**What is expected:** The output should be identical to the entries that follow.
Top of Stored data
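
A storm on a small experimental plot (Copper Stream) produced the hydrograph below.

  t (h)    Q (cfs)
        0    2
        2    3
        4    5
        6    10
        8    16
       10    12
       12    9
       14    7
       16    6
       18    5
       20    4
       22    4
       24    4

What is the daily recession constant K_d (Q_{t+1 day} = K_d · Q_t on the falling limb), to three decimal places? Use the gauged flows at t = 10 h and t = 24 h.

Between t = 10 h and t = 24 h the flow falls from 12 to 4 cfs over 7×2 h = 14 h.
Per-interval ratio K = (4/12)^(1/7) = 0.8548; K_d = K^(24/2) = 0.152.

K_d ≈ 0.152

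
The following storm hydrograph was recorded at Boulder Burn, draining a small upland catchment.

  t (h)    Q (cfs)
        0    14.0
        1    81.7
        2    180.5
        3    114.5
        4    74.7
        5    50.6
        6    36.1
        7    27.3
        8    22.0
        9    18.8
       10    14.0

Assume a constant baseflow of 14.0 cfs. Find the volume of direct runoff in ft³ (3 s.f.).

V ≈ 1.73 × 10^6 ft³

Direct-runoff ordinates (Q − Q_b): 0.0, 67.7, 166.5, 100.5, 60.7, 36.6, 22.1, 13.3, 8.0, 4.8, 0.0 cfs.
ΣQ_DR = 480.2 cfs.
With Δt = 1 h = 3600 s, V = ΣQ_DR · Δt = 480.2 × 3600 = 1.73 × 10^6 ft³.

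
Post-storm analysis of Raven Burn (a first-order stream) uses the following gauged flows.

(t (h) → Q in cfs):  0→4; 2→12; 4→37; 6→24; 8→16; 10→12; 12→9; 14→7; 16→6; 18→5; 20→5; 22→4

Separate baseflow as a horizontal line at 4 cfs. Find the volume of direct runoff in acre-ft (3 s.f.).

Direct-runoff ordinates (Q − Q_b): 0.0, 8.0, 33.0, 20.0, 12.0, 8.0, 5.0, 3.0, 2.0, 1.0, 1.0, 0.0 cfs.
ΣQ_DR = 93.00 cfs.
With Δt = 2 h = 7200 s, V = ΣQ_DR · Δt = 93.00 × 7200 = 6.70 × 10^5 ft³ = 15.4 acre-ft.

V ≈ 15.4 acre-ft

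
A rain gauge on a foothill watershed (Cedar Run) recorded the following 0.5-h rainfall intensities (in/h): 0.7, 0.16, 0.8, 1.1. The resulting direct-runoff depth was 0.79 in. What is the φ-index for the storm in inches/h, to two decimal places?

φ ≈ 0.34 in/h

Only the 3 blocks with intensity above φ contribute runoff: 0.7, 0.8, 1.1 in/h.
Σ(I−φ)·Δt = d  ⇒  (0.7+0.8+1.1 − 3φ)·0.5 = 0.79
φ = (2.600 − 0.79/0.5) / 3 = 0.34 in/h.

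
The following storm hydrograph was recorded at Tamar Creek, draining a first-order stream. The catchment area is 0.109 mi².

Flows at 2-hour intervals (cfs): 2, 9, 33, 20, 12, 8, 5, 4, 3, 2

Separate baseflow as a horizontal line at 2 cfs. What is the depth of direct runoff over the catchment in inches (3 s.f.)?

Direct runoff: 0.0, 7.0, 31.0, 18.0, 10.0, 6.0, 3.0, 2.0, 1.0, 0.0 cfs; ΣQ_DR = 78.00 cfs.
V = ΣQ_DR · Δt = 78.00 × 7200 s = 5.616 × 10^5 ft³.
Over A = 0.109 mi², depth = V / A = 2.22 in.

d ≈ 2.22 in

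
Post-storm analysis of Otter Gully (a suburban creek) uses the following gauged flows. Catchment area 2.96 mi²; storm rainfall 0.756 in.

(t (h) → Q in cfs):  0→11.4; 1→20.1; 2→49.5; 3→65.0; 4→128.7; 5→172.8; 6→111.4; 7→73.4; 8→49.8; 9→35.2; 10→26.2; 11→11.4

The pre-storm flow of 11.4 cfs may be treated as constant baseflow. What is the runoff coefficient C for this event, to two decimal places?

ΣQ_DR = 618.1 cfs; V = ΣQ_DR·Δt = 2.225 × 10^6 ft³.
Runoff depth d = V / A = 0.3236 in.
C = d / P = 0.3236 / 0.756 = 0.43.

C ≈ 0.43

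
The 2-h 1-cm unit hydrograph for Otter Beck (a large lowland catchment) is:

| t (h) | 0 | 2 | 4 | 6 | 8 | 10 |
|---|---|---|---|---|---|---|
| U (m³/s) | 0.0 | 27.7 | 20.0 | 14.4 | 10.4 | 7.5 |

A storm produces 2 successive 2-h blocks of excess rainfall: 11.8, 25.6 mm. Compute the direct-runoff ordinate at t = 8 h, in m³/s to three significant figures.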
Bottom of Stored data
**Written response:**
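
A storm on a small experimental plot (Copper Stream) produced the hydrograph below.

  t (h)    Q (cfs)
        0    2
        2    3
        4    5
        6    10
        8    16
       10    12
       12    9
       14    7
       16    6
       18    5
       20    4
       22    4
       24    4

What is the daily recession constant K_d (Q_{t+1 day} = K_d · Q_t on the falling limb), to three decimal places? Use the gauged flows at t = 10 h and t = 24 h.

Between t = 10 h and t = 24 h the flow falls from 12 to 4 cfs over 7×2 h = 14 h.
Per-interval ratio K = (4/12)^(1/7) = 0.8548; K_d = K^(24/2) = 0.152.

K_d ≈ 0.152

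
The following storm hydrograph was recorded at Boulder Burn, draining a small upland catchment.

  t (h)    Q (cfs)
        0    14.0
        1    81.7
        2    180.5
        3    114.5
        4    74.7
        5    50.6
        6    36.1
        7    27.3
        8    22.0
        9    18.8
       10    14.0

Assume a constant baseflow of 14.0 cfs. Find the volume of direct runoff in ft³ (3 s.f.).

V ≈ 1.73 × 10^6 ft³

Direct-runoff ordinates (Q − Q_b): 0.0, 67.7, 166.5, 100.5, 60.7, 36.6, 22.1, 13.3, 8.0, 4.8, 0.0 cfs.
ΣQ_DR = 480.2 cfs.
With Δt = 1 h = 3600 s, V = ΣQ_DR · Δt = 480.2 × 3600 = 1.73 × 10^6 ft³.

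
Post-storm analysis of Raven Burn (a first-order stream) uses the following gauged flows.

(t (h) → Q in cfs):  0→4; 2→12; 4→37; 6→24; 8→16; 10→12; 12→9; 14→7; 16→6; 18→5; 20→5; 22→4

Separate baseflow as a horizontal line at 4 cfs. Find the volume of direct runoff in acre-ft (3 s.f.).

Direct-runoff ordinates (Q − Q_b): 0.0, 8.0, 33.0, 20.0, 12.0, 8.0, 5.0, 3.0, 2.0, 1.0, 1.0, 0.0 cfs.
ΣQ_DR = 93.00 cfs.
With Δt = 2 h = 7200 s, V = ΣQ_DR · Δt = 93.00 × 7200 = 6.70 × 10^5 ft³ = 15.4 acre-ft.

V ≈ 15.4 acre-ft

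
A rain gauge on a foothill watershed (Cedar Run) recorded the following 0.5-h rainfall intensities (in/h): 0.7, 0.16, 0.8, 1.1. The resulting direct-runoff depth was 0.79 in. What is the φ-index for the storm in inches/h, to two decimal places?

φ ≈ 0.34 in/h

Only the 3 blocks with intensity above φ contribute runoff: 0.7, 0.8, 1.1 in/h.
Σ(I−φ)·Δt = d  ⇒  (0.7+0.8+1.1 − 3φ)·0.5 = 0.79
φ = (2.600 − 0.79/0.5) / 3 = 0.34 in/h.

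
The following storm hydrograph was recorded at Tamar Creek, draining a first-order stream. The catchment area is 0.109 mi².

Flows at 2-hour intervals (cfs): 2, 9, 33, 20, 12, 8, 5, 4, 3, 2

Separate baseflow as a horizontal line at 2 cfs. What is the depth of direct runoff over the catchment in inches (3 s.f.)?

Direct runoff: 0.0, 7.0, 31.0, 18.0, 10.0, 6.0, 3.0, 2.0, 1.0, 0.0 cfs; ΣQ_DR = 78.00 cfs.
V = ΣQ_DR · Δt = 78.00 × 7200 s = 5.616 × 10^5 ft³.
Over A = 0.109 mi², depth = V / A = 2.22 in.

d ≈ 2.22 in

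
Post-storm analysis of Otter Gully (a suburban creek) uses the following gauged flows. Catchment area 2.96 mi²; storm rainfall 0.756 in.

(t (h) → Q in cfs):  0→11.4; 1→20.1; 2→49.5; 3→65.0; 4→128.7; 5→172.8; 6→111.4; 7→73.4; 8→49.8; 9→35.2; 10→26.2; 11→11.4

The pre-storm flow of 11.4 cfs may be treated as constant baseflow. What is the runoff coefficient C for this event, to two decimal places?

ΣQ_DR = 618.1 cfs; V = ΣQ_DR·Δt = 2.225 × 10^6 ft³.
Runoff depth d = V / A = 0.3236 in.
C = d / P = 0.3236 / 0.756 = 0.43.

C ≈ 0.43

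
The 2-h 1-cm unit hydrograph for Otter Beck (a large lowland catchment) is:

| t (h) | 0 | 2 | 4 | 6 | 8 | 10 |
|---|---|---|---|---|---|---|
| U (m³/s) | 0.0 | 27.7 | 20.0 | 14.4 | 10.4 | 7.5 |

A storm produces 2 successive 2-h blocks of excess rainfall: 11.8, 25.6 mm. Compute the direct-runoff ordinate at t = 8 h, in m³/s to three significant figures.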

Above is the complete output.